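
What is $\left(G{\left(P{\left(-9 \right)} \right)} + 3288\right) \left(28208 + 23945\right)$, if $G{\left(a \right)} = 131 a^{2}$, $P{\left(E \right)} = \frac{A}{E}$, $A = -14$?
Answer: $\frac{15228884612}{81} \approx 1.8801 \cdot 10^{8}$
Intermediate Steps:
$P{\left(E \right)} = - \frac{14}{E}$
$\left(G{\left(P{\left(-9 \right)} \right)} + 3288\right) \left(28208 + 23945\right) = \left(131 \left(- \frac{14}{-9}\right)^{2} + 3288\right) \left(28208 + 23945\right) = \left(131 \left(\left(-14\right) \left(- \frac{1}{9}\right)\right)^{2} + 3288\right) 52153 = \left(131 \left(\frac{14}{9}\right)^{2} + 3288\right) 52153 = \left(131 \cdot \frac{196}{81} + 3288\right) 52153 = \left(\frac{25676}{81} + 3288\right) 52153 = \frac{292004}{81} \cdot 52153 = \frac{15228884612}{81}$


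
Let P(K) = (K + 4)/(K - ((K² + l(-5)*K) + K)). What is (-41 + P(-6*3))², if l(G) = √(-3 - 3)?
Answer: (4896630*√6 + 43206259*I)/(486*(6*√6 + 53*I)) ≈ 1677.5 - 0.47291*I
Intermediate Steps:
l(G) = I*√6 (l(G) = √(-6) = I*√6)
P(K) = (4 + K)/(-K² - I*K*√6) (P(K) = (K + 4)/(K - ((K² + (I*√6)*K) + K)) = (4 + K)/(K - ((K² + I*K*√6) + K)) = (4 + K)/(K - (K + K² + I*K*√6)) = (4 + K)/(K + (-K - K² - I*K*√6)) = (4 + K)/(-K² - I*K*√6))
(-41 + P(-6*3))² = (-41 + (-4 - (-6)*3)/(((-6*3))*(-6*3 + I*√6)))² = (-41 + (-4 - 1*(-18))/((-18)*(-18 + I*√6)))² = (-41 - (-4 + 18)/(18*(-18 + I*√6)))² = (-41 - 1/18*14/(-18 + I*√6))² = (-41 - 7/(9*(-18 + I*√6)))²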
====================
__The task__.
For each line above that contains the word "What", copy that line.

__Worked solution__.
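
What is $\left(G{\left(P{\left(-9 \right)} \right)} + 3288\right) \left(28208 + 23945\right)$, if $G{\left(a \right)} = 131 a^{2}$, $P{\left(E \right)} = \frac{A}{E}$, $A = -14$?
Let P(K) = (K + 4)/(K - ((K² + l(-5)*K) + K)). What is (-41 + P(-6*3))², if l(G) = √(-3 - 3)?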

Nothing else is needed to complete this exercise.